[Raw data]

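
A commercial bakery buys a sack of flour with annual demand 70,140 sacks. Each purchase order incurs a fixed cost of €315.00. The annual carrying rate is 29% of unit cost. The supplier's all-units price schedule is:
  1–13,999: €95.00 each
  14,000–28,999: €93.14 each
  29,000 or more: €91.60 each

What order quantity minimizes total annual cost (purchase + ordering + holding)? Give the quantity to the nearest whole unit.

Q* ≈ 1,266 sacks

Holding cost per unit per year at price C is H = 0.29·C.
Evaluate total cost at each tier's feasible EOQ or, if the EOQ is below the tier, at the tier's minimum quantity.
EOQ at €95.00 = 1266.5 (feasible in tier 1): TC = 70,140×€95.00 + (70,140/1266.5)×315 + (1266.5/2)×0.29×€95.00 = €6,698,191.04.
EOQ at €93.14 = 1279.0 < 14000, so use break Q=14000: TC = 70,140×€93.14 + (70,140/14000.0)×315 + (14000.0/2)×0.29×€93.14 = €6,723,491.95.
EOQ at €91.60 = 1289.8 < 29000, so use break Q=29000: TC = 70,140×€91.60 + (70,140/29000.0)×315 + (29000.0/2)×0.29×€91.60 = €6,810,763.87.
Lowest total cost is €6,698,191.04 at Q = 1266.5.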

[/Raw data]

→ Prompt
Every entry needs to be retyped exactly.

→ Answer section
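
A commercial bakery buys a sack of flour with annual demand 70,140 sacks. Each purchase order incurs a fixed cost of €315.00. The annual carrying rate is 29% of unit cost. The supplier's all-units price schedule is:
  1–13,999: €95.00 each
  14,000–28,999: €93.14 each
  29,000 or more: €91.60 each

What order quantity minimizes total annual cost (purchase + ordering + holding)? Give the quantity to the nearest whole unit.

Q* ≈ 1,266 sacks

Holding cost per unit per year at price C is H = 0.29·C.
Evaluate total cost at each tier's feasible EOQ or, if the EOQ is below the tier, at the tier's minimum quantity.
EOQ at €95.00 = 1266.5 (feasible in tier 1): TC = 70,140×€95.00 + (70,140/1266.5)×315 + (1266.5/2)×0.29×€95.00 = €6,698,191.04.
EOQ at €93.14 = 1279.0 < 14000, so use break Q=14000: TC = 70,140×€93.14 + (70,140/14000.0)×315 + (14000.0/2)×0.29×€93.14 = €6,723,491.95.
EOQ at €91.60 = 1289.8 < 29000, so use break Q=29000: TC = 70,140×€91.60 + (70,140/29000.0)×315 + (29000.0/2)×0.29×€91.60 = €6,810,763.87.
Lowest total cost is €6,698,191.04 at Q = 1266.5.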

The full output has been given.